**TO DO**.
Word for word, reproduce every line of the data.

________________

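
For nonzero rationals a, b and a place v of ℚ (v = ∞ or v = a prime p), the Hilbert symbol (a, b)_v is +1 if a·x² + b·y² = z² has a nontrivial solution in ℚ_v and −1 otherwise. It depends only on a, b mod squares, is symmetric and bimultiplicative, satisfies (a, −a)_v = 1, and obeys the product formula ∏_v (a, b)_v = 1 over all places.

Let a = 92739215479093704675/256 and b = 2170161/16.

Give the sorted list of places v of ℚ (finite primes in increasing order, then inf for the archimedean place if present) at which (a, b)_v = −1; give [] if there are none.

[23, 31]

Mod squares: a ≡ 38595403, b ≡ 4921. Check v ∈ {∞, 2, 3, 5, 7, 11, 19, 23, 31, 37}.
v=5: a=5^2·(≡2), b=5^0·(≡1) mod 5; (2|5)=-1, (1|5)=+1; (−1)^{2·0·2}·(-1)^0·(+1)^2 = +1.
v=19: a=19^3·(≡1), b=19^1·(≡3) mod 19; (1|19)=+1, (3|19)=-1; (−1)^{3·1·9}·(+1)^1·(-1)^3 = +1.
v=3: a=3^4·(≡1), b=3^2·(≡1) mod 3; (1|3)=+1, (1|3)=+1; (−1)^{4·2·1}·(+1)^2·(+1)^4 = +1.
v=11: a=11^1·(≡3), b=11^0·(≡3) mod 11; (3|11)=+1, (3|11)=+1; (−1)^{1·0·5}·(+1)^0·(+1)^1 = +1.
v=∞: 38595403 > 0 and 4921 > 0  ⇒  (a,b)_∞ = +1.
v=31: a=31^1·(≡29), b=31^0·(≡12) mod 31; (29|31)=-1, (12|31)=-1; (−1)^{1·0·15}·(-1)^0·(-1)^1 = -1.
v=7: a=7^5·(≡2), b=7^3·(≡3) mod 7; (2|7)=+1, (3|7)=-1; (−1)^{5·3·3}·(+1)^3·(-1)^5 = +1.
v=2: v_2(a)=-8, v_2(b)=-4; units ≡ 3, 1 (mod 8); ε·ε+αω+βω = 1·0+-8·0+-4·1 ≡ 0  ⇒  (a,b)_2 = +1.
v=37: a=37^3·(≡24), b=37^1·(≡19) mod 37; (24|37)=-1, (19|37)=-1; (−1)^{3·1·18}·(-1)^1·(-1)^3 = +1.
v=23: a=23^1·(≡4), b=23^0·(≡17) mod 23; (4|23)=+1, (17|23)=-1; (−1)^{1·0·11}·(+1)^0·(-1)^1 = -1.
Ram(38595403, 4921) = {23, 31}; no ℚ_23-point on the conic.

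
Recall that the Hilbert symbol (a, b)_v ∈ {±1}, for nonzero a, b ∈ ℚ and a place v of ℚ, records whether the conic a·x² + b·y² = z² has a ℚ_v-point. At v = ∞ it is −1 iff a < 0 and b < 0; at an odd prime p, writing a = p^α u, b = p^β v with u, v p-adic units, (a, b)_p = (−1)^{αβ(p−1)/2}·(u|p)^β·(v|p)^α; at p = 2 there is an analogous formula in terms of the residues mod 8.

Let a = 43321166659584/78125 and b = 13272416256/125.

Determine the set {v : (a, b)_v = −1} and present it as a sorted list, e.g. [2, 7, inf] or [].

Mod squares: a ≡ 55, b ≡ 2805. Check v ∈ {∞, 2, 3, 5, 11, 17, 19}.
v=17: a=17^2·(≡15), b=17^1·(≡5) mod 17; (15|17)=+1, (5|17)=-1; (−1)^{2·1·8}·(+1)^1·(-1)^2 = +1.
v=11: a=11^1·(≡5), b=11^1·(≡7) mod 11; (5|11)=+1, (7|11)=-1; (−1)^{1·1·5}·(+1)^1·(-1)^1 = +1.
v=19: a=19^2·(≡16), b=19^2·(≡8) mod 19; (16|19)=+1, (8|19)=-1; (−1)^{2·2·9}·(+1)^2·(-1)^2 = +1.
v=2: v_2(a)=22, v_2(b)=16; units ≡ 7, 5 (mod 8); ε·ε+αω+βω = 1·0+22·1+16·0 ≡ 0  ⇒  (a,b)_2 = +1.
v=5: a=5^-7·(≡4), b=5^-3·(≡1) mod 5; (4|5)=+1, (1|5)=+1; (−1)^{-7·-3·2}·(+1)^-3·(+1)^-7 = +1.
v=∞: 55 > 0 and 2805 > 0  ⇒  (a,b)_∞ = +1.
v=3: a=3^2·(≡1), b=3^1·(≡2) mod 3; (1|3)=+1, (2|3)=-1; (−1)^{2·1·1}·(+1)^1·(-1)^2 = +1.
Ram(a, b) = ∅: the form 55·x² + 2805·y² − z² is isotropic over every ℚ_v, so by Hasse–Minkowski it is isotropic over ℚ.

[]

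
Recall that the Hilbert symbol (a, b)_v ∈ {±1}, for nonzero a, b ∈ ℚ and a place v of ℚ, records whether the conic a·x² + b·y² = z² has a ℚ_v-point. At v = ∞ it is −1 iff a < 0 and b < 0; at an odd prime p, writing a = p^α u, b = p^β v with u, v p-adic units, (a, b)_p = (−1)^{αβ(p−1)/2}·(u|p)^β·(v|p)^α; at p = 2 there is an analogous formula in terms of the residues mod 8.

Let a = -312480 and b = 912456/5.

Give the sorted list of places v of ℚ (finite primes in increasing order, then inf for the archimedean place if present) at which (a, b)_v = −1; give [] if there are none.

Mod squares: a ≡ -2170, b ≡ 126730. Check v ∈ {∞, 2, 3, 5, 7, 19, 23, 29, 31}.
v=29: a=29^0·(≡24), b=29^1·(≡23) mod 29; (24|29)=+1, (23|29)=+1; (−1)^{0·1·14}·(+1)^1·(+1)^0 = +1.
v=31: a=31^1·(≡26), b=31^0·(≡19) mod 31; (26|31)=-1, (19|31)=+1; (−1)^{1·0·15}·(-1)^0·(+1)^1 = +1.
v=23: a=23^0·(≡21), b=23^1·(≡4) mod 23; (21|23)=-1, (4|23)=+1; (−1)^{0·1·11}·(-1)^1·(+1)^0 = -1.
v=19: a=19^0·(≡13), b=19^1·(≡6) mod 19; (13|19)=-1, (6|19)=+1; (−1)^{0·1·9}·(-1)^1·(+1)^0 = -1.
v=∞: -2170 < 0 and 126730 > 0  ⇒  (a,b)_∞ = +1.
v=5: a=5^1·(≡4), b=5^-1·(≡1) mod 5; (4|5)=+1, (1|5)=+1; (−1)^{1·-1·2}·(+1)^-1·(+1)^1 = +1.
v=7: a=7^1·(≡6), b=7^0·(≡4) mod 7; (6|7)=-1, (4|7)=+1; (−1)^{1·0·3}·(-1)^0·(+1)^1 = +1.
v=3: a=3^2·(≡2), b=3^2·(≡1) mod 3; (2|3)=-1, (1|3)=+1; (−1)^{2·2·1}·(-1)^2·(+1)^2 = +1.
v=2: v_2(a)=5, v_2(b)=3; units ≡ 3, 5 (mod 8); ε·ε+αω+βω = 1·0+5·1+3·1 ≡ 0  ⇒  (a,b)_2 = +1.
(-2170, 126730 / ℚ) ramifies at {19, 23}: a division algebra.

[19, 23]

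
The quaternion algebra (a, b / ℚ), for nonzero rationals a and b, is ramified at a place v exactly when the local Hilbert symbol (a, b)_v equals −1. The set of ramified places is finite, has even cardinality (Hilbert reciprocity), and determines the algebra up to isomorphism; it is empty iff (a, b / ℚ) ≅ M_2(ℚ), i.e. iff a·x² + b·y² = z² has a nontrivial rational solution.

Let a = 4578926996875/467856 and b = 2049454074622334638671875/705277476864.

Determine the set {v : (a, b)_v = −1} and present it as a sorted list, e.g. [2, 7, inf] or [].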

________________

**YOUR SOLUTION**.
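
For nonzero rationals a, b and a place v of ℚ (v = ∞ or v = a prime p), the Hilbert symbol (a, b)_v is +1 if a·x² + b·y² = z² has a nontrivial solution in ℚ_v and −1 otherwise. It depends only on a, b mod squares, is symmetric and bimultiplicative, satisfies (a, −a)_v = 1, and obeys the product formula ∏_v (a, b)_v = 1 over all places.

Let a = 92739215479093704675/256 and b = 2170161/16.

Give the sorted list of places v of ℚ (finite primes in increasing order, then inf for the archimedean place if present) at which (a, b)_v = −1; give [] if there are none.

[23, 31]

Mod squares: a ≡ 38595403, b ≡ 4921. Check v ∈ {∞, 2, 3, 5, 7, 11, 19, 23, 31, 37}.
v=5: a=5^2·(≡2), b=5^0·(≡1) mod 5; (2|5)=-1, (1|5)=+1; (−1)^{2·0·2}·(-1)^0·(+1)^2 = +1.
v=19: a=19^3·(≡1), b=19^1·(≡3) mod 19; (1|19)=+1, (3|19)=-1; (−1)^{3·1·9}·(+1)^1·(-1)^3 = +1.
v=3: a=3^4·(≡1), b=3^2·(≡1) mod 3; (1|3)=+1, (1|3)=+1; (−1)^{4·2·1}·(+1)^2·(+1)^4 = +1.
v=11: a=11^1·(≡3), b=11^0·(≡3) mod 11; (3|11)=+1, (3|11)=+1; (−1)^{1·0·5}·(+1)^0·(+1)^1 = +1.
v=∞: 38595403 > 0 and 4921 > 0  ⇒  (a,b)_∞ = +1.
v=31: a=31^1·(≡29), b=31^0·(≡12) mod 31; (29|31)=-1, (12|31)=-1; (−1)^{1·0·15}·(-1)^0·(-1)^1 = -1.
v=7: a=7^5·(≡2), b=7^3·(≡3) mod 7; (2|7)=+1, (3|7)=-1; (−1)^{5·3·3}·(+1)^3·(-1)^5 = +1.
v=2: v_2(a)=-8, v_2(b)=-4; units ≡ 3, 1 (mod 8); ε·ε+αω+βω = 1·0+-8·0+-4·1 ≡ 0  ⇒  (a,b)_2 = +1.
v=37: a=37^3·(≡24), b=37^1·(≡19) mod 37; (24|37)=-1, (19|37)=-1; (−1)^{3·1·18}·(-1)^1·(-1)^3 = +1.
v=23: a=23^1·(≡4), b=23^0·(≡17) mod 23; (4|23)=+1, (17|23)=-1; (−1)^{1·0·11}·(+1)^0·(-1)^1 = -1.
Ram(38595403, 4921) = {23, 31}; no ℚ_23-point on the conic.

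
Recall that the Hilbert symbol (a, b)_v ∈ {±1}, for nonzero a, b ∈ ℚ and a place v of ℚ, records whether the conic a·x² + b·y² = z² has a ℚ_v-point. At v = ∞ it is −1 iff a < 0 and b < 0; at an odd prime p, writing a = p^α u, b = p^β v with u, v p-adic units, (a, b)_p = (−1)^{αβ(p−1)/2}·(u|p)^β·(v|p)^α; at p = 2 there is an analogous formula in terms of the residues mod 8.

Let a = 43321166659584/78125 and b = 13272416256/125.

Determine the set {v : (a, b)_v = −1} and present it as a sorted list, e.g. [2, 7, inf] or [].

Mod squares: a ≡ 55, b ≡ 2805. Check v ∈ {∞, 2, 3, 5, 11, 17, 19}.
v=17: a=17^2·(≡15), b=17^1·(≡5) mod 17; (15|17)=+1, (5|17)=-1; (−1)^{2·1·8}·(+1)^1·(-1)^2 = +1.
v=11: a=11^1·(≡5), b=11^1·(≡7) mod 11; (5|11)=+1, (7|11)=-1; (−1)^{1·1·5}·(+1)^1·(-1)^1 = +1.
v=19: a=19^2·(≡16), b=19^2·(≡8) mod 19; (16|19)=+1, (8|19)=-1; (−1)^{2·2·9}·(+1)^2·(-1)^2 = +1.
v=2: v_2(a)=22, v_2(b)=16; units ≡ 7, 5 (mod 8); ε·ε+αω+βω = 1·0+22·1+16·0 ≡ 0  ⇒  (a,b)_2 = +1.
v=5: a=5^-7·(≡4), b=5^-3·(≡1) mod 5; (4|5)=+1, (1|5)=+1; (−1)^{-7·-3·2}·(+1)^-3·(+1)^-7 = +1.
v=∞: 55 > 0 and 2805 > 0  ⇒  (a,b)_∞ = +1.
v=3: a=3^2·(≡1), b=3^1·(≡2) mod 3; (1|3)=+1, (2|3)=-1; (−1)^{2·1·1}·(+1)^1·(-1)^2 = +1.
Ram(a, b) = ∅: the form 55·x² + 2805·y² − z² is isotropic over every ℚ_v, so by Hasse–Minkowski it is isotropic over ℚ.

[]

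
Recall that the Hilbert symbol (a, b)_v ∈ {±1}, for nonzero a, b ∈ ℚ and a place v of ℚ, records whether the conic a·x² + b·y² = z² has a ℚ_v-point. At v = ∞ it is −1 iff a < 0 and b < 0; at an odd prime p, writing a = p^α u, b = p^β v with u, v p-adic units, (a, b)_p = (−1)^{αβ(p−1)/2}·(u|p)^β·(v|p)^α; at p = 2 there is an analogous formula in terms of the residues mod 8.

Let a = -312480 and b = 912456/5.

Give the sorted list of places v of ℚ (finite primes in increasing order, then inf for the archimedean place if present) at which (a, b)_v = −1; give [] if there are none.

Mod squares: a ≡ -2170, b ≡ 126730. Check v ∈ {∞, 2, 3, 5, 7, 19, 23, 29, 31}.
v=29: a=29^0·(≡24), b=29^1·(≡23) mod 29; (24|29)=+1, (23|29)=+1; (−1)^{0·1·14}·(+1)^1·(+1)^0 = +1.
v=31: a=31^1·(≡26), b=31^0·(≡19) mod 31; (26|31)=-1, (19|31)=+1; (−1)^{1·0·15}·(-1)^0·(+1)^1 = +1.
v=23: a=23^0·(≡21), b=23^1·(≡4) mod 23; (21|23)=-1, (4|23)=+1; (−1)^{0·1·11}·(-1)^1·(+1)^0 = -1.
v=19: a=19^0·(≡13), b=19^1·(≡6) mod 19; (13|19)=-1, (6|19)=+1; (−1)^{0·1·9}·(-1)^1·(+1)^0 = -1.
v=∞: -2170 < 0 and 126730 > 0  ⇒  (a,b)_∞ = +1.
v=5: a=5^1·(≡4), b=5^-1·(≡1) mod 5; (4|5)=+1, (1|5)=+1; (−1)^{1·-1·2}·(+1)^-1·(+1)^1 = +1.
v=7: a=7^1·(≡6), b=7^0·(≡4) mod 7; (6|7)=-1, (4|7)=+1; (−1)^{1·0·3}·(-1)^0·(+1)^1 = +1.
v=3: a=3^2·(≡2), b=3^2·(≡1) mod 3; (2|3)=-1, (1|3)=+1; (−1)^{2·2·1}·(-1)^2·(+1)^2 = +1.
v=2: v_2(a)=5, v_2(b)=3; units ≡ 3, 5 (mod 8); ε·ε+αω+βω = 1·0+5·1+3·1 ≡ 0  ⇒  (a,b)_2 = +1.
(-2170, 126730 / ℚ) ramifies at {19, 23}: a division algebra.

[19, 23]

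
The quaternion algebra (a, b / ℚ), for nonzero rationals a and b, is ramified at a place v exactly when the local Hilbert symbol (a, b)_v equals −1. The set of ramified places is finite, has even cardinality (Hilbert reciprocity), and determines the algebra up to isomorphism; it is empty iff (a, b / ℚ) ≅ M_2(ℚ), i.e. iff a·x² + b·y² = z² has a nontrivial rational solution.

Let a = 4578926996875/467856 and b = 2049454074622334638671875/705277476864.

Determine the set {v : (a, b)_v = −1} and present it as a sorted list, e.g. [2, 7, inf] or [].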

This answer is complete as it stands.